Data records:
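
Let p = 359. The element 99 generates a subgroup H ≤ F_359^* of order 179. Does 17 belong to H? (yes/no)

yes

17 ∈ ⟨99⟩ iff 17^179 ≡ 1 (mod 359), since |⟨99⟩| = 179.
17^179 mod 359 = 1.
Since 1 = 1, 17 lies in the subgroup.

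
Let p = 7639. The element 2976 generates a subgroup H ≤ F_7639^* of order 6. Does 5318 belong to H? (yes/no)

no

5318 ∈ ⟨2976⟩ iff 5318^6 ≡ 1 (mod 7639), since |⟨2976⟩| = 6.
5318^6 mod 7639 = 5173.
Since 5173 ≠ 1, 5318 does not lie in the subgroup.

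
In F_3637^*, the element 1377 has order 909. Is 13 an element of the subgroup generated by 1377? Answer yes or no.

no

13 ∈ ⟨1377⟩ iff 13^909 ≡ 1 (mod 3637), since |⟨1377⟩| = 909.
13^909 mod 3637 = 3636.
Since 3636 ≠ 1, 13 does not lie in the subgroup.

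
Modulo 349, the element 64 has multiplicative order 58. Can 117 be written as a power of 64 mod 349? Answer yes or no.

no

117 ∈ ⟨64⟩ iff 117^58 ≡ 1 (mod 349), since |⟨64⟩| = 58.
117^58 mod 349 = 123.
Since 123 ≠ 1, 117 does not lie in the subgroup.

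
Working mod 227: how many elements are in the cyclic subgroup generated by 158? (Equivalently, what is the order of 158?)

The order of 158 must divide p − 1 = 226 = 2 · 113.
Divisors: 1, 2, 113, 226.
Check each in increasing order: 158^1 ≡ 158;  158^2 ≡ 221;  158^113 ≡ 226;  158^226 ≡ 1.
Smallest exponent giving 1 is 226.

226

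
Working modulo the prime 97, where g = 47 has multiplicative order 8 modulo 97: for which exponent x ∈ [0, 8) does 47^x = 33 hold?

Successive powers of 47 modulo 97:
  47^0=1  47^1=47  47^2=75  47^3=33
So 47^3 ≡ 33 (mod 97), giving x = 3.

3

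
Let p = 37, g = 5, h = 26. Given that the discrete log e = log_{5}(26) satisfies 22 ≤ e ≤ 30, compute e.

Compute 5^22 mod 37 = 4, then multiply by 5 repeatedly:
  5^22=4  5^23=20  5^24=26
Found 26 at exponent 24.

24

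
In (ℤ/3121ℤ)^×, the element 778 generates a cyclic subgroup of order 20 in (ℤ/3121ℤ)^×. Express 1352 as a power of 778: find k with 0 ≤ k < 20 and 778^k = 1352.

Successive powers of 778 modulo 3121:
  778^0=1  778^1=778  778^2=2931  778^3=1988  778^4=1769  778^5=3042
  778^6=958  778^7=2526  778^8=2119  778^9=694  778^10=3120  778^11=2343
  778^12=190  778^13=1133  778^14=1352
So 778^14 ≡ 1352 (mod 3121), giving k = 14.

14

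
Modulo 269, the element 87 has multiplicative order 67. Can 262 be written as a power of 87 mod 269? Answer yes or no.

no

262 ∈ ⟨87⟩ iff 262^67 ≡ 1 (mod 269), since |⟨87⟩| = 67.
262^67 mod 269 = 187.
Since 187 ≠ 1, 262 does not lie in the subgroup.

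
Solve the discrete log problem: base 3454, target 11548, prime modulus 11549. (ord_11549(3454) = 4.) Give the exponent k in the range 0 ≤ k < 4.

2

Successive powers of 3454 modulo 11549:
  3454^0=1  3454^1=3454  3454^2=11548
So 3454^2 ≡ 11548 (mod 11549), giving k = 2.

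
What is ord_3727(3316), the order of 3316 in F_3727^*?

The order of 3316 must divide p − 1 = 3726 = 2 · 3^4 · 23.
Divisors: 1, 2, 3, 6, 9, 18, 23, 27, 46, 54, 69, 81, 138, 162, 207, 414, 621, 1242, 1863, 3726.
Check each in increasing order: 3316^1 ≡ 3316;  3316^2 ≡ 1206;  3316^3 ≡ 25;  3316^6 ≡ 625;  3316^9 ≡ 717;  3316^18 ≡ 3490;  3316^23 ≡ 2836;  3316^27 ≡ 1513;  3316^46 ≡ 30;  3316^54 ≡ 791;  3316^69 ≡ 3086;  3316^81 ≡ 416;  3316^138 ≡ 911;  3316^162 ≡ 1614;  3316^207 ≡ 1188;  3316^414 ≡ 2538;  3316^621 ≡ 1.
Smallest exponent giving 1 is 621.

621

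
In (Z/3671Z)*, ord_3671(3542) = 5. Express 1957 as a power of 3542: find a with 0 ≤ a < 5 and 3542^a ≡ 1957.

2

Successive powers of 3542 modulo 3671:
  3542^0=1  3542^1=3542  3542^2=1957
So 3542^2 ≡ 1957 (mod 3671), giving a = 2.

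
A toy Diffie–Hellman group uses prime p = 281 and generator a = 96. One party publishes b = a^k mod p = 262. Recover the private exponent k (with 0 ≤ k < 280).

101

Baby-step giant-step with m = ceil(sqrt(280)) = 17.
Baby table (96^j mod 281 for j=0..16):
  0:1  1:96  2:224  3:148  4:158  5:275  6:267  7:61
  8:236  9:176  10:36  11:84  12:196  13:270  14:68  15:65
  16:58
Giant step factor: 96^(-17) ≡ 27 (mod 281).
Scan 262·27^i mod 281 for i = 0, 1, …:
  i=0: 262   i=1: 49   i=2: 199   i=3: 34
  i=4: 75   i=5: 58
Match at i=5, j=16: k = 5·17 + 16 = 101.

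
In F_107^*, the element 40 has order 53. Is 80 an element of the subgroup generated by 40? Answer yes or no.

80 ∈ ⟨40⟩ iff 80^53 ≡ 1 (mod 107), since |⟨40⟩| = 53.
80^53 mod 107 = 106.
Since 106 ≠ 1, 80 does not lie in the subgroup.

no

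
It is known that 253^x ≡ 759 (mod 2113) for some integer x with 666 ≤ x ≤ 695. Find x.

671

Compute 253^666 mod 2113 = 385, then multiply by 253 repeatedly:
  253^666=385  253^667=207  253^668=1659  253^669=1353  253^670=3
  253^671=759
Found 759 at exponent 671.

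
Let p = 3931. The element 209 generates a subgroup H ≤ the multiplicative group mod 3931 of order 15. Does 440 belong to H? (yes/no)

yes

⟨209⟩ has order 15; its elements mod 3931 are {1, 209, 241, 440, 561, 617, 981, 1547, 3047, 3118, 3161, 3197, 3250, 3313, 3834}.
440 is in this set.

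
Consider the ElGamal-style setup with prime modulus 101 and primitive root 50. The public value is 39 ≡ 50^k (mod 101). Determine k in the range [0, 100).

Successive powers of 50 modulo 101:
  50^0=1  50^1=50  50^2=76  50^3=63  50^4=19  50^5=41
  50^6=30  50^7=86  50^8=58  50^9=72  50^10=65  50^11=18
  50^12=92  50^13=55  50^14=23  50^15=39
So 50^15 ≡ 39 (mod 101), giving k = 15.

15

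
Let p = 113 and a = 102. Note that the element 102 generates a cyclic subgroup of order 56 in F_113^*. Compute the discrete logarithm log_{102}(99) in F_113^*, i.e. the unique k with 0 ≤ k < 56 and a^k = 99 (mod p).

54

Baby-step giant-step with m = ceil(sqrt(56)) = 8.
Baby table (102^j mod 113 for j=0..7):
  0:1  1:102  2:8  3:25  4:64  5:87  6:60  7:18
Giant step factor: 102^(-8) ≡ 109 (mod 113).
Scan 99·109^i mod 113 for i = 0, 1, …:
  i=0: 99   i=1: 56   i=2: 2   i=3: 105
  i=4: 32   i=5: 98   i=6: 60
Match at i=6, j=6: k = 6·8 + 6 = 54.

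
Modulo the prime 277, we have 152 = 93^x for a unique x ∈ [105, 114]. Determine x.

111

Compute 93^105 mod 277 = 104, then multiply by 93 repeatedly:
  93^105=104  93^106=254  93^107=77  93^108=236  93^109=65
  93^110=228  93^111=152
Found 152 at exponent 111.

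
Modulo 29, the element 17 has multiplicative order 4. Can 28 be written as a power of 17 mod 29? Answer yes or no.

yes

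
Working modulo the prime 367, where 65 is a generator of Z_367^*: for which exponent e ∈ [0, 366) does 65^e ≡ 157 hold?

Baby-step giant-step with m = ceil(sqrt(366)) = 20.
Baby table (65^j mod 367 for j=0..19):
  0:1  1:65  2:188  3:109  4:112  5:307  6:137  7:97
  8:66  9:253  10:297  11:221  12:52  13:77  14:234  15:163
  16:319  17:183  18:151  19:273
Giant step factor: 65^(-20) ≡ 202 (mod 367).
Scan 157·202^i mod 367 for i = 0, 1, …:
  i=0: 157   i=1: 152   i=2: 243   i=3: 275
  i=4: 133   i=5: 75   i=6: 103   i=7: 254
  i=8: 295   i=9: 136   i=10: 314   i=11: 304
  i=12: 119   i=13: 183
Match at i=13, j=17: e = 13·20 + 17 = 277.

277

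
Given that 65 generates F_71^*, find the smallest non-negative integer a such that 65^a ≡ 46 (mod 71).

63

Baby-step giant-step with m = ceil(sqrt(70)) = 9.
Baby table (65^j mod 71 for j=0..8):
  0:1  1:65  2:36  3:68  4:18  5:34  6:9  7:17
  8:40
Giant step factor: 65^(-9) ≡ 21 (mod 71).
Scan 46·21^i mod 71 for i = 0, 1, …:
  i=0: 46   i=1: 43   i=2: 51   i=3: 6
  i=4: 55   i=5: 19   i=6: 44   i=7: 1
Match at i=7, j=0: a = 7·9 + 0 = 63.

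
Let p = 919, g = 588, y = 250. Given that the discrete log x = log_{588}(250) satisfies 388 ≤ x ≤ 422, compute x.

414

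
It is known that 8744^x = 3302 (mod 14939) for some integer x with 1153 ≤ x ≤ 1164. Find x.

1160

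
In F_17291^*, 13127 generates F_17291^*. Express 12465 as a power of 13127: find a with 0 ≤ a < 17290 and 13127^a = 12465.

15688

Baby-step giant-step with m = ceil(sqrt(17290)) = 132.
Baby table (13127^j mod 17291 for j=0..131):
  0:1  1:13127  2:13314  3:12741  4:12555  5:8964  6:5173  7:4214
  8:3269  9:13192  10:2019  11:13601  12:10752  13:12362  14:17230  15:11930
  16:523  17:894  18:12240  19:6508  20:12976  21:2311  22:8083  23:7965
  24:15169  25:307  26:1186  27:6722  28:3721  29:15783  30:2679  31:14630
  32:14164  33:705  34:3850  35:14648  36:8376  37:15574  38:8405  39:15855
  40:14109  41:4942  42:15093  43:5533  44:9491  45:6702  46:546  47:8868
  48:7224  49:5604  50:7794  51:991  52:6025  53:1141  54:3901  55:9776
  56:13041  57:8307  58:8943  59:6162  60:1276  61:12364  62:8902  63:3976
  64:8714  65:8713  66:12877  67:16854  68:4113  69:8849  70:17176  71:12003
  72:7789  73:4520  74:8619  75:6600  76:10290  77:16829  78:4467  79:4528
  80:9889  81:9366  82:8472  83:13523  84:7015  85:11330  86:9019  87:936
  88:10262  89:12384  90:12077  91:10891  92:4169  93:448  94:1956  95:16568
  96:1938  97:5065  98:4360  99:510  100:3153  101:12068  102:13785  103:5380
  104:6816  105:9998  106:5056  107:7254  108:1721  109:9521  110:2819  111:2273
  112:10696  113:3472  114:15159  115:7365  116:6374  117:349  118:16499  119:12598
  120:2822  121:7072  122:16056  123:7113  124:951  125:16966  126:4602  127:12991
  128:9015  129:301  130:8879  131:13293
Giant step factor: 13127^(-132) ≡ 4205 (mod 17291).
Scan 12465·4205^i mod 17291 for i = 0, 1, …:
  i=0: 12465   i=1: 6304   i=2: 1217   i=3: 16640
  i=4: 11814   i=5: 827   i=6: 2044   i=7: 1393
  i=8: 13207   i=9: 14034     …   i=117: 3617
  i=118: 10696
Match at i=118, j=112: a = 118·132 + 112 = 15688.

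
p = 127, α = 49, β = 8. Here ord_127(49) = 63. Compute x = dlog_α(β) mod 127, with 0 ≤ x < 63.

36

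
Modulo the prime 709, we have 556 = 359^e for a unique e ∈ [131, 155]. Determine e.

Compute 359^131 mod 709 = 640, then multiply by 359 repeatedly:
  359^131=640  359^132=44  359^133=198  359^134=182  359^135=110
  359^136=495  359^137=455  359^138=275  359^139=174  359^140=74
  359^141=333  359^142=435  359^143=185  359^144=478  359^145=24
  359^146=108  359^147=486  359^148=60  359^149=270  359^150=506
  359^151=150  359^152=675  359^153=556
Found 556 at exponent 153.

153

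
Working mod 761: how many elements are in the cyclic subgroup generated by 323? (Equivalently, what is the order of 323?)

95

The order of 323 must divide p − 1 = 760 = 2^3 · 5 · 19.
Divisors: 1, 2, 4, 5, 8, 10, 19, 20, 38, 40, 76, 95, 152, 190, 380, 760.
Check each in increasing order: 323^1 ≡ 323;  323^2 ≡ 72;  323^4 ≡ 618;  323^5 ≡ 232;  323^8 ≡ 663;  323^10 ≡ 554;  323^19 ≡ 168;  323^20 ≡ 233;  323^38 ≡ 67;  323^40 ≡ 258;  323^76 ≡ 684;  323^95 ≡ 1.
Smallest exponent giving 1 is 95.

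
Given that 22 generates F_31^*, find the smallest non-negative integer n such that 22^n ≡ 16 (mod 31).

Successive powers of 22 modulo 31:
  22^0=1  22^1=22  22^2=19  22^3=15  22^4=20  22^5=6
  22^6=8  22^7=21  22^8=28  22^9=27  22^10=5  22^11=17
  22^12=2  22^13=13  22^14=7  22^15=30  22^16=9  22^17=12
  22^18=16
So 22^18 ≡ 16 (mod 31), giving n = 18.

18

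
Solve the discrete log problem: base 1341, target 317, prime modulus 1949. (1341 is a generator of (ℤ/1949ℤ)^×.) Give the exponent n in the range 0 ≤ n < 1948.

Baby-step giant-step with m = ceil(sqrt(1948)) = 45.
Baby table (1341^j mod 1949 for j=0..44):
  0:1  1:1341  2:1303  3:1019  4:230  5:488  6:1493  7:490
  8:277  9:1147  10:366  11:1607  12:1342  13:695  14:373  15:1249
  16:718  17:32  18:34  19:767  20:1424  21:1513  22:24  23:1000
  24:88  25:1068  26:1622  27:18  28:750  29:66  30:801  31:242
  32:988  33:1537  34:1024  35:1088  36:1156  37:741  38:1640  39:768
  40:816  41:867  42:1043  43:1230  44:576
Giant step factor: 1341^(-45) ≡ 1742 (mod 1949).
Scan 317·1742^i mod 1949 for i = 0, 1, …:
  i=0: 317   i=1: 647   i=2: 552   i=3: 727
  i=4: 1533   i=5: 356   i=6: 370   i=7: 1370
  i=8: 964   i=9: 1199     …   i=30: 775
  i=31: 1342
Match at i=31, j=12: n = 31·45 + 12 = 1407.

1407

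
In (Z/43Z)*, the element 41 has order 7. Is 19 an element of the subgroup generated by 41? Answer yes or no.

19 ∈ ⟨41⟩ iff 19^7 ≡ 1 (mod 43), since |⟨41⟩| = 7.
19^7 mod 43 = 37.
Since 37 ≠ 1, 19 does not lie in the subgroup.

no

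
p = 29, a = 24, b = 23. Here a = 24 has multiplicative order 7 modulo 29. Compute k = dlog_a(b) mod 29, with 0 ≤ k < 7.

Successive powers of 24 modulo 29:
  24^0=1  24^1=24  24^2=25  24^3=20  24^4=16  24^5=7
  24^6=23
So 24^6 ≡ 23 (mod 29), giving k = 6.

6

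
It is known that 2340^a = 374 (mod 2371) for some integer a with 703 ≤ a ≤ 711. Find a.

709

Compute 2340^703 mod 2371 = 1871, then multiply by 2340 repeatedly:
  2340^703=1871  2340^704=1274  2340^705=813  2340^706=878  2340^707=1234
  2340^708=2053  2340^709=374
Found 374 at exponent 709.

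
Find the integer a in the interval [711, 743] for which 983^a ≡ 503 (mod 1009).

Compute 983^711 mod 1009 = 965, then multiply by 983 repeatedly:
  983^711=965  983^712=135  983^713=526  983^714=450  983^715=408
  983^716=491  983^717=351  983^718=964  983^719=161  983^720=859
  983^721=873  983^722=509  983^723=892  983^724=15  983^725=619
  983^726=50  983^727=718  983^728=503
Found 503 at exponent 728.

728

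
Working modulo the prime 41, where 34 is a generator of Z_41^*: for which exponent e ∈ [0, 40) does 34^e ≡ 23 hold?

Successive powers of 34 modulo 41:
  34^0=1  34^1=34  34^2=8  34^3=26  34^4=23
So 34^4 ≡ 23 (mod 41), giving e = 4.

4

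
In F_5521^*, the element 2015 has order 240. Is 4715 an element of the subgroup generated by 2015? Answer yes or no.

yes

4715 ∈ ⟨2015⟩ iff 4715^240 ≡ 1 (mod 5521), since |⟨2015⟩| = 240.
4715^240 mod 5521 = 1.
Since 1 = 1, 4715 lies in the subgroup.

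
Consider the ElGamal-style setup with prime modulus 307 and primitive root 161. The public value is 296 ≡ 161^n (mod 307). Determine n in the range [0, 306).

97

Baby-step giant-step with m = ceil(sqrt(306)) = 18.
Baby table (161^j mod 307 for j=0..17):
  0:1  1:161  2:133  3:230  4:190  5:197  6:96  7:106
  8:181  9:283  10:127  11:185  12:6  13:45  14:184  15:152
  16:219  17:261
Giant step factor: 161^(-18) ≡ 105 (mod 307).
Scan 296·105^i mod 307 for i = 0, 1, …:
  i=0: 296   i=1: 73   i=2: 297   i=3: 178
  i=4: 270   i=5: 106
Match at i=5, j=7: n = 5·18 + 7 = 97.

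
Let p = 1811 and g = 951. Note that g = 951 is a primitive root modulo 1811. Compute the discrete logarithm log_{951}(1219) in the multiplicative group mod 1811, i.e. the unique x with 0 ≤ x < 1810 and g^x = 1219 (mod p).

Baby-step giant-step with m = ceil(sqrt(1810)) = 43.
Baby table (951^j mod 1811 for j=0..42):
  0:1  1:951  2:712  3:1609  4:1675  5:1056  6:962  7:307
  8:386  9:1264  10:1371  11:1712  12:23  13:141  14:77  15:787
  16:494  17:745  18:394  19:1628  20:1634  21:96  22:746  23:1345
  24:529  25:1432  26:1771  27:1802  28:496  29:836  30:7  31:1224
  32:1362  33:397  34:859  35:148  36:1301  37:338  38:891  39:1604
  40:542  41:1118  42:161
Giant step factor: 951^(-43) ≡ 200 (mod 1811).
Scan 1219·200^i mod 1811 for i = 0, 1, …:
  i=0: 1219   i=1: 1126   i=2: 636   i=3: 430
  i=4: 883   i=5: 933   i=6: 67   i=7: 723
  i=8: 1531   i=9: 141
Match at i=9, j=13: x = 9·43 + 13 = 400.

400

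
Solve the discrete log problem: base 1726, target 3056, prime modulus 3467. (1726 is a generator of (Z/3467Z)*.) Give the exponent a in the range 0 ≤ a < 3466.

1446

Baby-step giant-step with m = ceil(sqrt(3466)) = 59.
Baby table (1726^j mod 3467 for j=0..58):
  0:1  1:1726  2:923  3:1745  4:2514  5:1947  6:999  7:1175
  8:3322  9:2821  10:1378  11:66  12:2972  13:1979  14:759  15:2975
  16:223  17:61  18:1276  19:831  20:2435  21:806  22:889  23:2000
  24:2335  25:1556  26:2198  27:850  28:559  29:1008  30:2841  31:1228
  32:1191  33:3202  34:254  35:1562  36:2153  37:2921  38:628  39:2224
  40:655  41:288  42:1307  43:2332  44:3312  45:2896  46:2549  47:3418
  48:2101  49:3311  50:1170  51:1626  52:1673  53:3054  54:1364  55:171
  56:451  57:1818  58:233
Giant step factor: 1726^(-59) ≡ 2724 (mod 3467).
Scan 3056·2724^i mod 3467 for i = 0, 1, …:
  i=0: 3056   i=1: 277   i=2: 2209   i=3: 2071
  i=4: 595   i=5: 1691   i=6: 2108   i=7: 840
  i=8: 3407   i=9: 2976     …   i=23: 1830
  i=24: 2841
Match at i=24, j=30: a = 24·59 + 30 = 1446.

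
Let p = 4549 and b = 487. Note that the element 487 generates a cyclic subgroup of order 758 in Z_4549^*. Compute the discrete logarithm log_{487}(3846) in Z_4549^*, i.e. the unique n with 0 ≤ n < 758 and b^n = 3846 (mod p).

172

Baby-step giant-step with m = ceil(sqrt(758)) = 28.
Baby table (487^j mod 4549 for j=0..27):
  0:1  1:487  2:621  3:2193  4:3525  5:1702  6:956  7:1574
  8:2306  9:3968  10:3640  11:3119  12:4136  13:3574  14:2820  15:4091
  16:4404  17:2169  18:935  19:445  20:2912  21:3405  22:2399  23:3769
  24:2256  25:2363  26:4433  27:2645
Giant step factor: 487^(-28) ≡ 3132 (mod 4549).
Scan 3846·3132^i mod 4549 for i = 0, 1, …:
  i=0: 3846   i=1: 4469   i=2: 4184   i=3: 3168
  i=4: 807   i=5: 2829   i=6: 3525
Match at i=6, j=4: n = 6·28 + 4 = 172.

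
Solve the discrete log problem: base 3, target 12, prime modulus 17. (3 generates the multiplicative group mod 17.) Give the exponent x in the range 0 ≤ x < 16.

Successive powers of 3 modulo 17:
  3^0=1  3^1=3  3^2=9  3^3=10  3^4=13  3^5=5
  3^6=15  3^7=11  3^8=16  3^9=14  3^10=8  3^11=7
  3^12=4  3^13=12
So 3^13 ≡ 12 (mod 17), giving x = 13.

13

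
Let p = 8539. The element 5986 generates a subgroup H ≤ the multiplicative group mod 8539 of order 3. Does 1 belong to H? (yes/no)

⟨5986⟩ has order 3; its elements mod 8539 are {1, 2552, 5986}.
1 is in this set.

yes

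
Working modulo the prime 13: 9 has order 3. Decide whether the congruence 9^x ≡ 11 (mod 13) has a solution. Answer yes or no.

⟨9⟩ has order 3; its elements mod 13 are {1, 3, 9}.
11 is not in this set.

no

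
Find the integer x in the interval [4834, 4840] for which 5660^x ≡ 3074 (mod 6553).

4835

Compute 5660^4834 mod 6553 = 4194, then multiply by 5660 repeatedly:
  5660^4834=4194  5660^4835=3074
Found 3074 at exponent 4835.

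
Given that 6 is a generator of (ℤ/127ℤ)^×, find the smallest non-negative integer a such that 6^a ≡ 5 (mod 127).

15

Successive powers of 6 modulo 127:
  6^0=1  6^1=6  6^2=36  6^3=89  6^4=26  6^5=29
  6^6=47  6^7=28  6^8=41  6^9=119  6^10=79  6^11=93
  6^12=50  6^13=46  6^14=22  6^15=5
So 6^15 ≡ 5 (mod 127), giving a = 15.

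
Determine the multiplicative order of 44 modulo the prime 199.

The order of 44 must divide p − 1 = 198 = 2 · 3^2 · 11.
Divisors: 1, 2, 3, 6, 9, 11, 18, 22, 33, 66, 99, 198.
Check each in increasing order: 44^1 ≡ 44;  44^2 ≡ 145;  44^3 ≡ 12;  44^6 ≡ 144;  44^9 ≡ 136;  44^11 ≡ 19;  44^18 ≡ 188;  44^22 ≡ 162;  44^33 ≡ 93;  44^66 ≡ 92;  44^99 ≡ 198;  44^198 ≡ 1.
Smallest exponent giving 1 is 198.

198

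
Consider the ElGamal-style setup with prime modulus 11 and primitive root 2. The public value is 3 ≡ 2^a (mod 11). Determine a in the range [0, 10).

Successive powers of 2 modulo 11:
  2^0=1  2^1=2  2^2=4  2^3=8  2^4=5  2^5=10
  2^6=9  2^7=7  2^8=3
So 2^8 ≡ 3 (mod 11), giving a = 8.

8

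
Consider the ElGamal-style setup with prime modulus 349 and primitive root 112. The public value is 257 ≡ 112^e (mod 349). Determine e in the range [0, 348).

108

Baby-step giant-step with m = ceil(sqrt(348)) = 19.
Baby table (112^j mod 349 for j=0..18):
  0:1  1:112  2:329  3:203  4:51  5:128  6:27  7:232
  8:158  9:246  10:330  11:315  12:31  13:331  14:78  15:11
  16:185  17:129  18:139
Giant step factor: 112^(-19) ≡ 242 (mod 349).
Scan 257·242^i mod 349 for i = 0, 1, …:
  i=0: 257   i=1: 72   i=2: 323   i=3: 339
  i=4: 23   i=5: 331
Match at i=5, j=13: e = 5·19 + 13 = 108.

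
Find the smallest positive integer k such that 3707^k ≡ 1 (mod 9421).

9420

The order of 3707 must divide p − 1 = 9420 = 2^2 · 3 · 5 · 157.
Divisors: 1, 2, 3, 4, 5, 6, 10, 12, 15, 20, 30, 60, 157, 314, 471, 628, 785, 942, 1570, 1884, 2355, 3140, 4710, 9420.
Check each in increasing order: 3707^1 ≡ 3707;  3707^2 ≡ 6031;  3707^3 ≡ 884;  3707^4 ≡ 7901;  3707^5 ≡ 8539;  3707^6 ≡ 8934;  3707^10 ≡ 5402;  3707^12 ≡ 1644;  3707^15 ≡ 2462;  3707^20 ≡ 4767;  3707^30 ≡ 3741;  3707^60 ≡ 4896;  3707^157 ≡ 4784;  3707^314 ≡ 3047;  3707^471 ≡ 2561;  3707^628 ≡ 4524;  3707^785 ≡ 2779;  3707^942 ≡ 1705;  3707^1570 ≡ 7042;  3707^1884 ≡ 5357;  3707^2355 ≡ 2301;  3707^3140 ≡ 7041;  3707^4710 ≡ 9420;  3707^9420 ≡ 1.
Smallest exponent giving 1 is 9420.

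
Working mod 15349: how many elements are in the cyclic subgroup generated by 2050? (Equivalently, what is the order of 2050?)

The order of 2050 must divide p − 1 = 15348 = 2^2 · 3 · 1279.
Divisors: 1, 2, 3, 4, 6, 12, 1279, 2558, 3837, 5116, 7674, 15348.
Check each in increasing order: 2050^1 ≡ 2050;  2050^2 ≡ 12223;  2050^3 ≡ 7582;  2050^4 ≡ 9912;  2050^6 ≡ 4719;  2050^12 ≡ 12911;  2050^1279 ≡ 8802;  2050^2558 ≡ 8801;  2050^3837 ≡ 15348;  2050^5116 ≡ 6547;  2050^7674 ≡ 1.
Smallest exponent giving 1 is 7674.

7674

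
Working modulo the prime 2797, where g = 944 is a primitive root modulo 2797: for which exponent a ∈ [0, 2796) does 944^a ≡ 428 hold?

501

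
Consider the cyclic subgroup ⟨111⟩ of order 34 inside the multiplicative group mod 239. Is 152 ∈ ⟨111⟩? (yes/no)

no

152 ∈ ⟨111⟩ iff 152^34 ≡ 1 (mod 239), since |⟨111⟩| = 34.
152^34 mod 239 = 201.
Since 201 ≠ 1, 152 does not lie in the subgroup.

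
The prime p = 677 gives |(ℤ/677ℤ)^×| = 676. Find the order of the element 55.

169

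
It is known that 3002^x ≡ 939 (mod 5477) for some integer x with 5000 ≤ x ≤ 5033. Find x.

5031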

Exercise requirements — Would you reproduce, word for word, the lines from the one holding "It is known that 3002^x" through the final line of the entries, both included?

Answer section —
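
It is known that 3002^x ≡ 939 (mod 5477) for some integer x with 5000 ≤ x ≤ 5033. Find x.

5031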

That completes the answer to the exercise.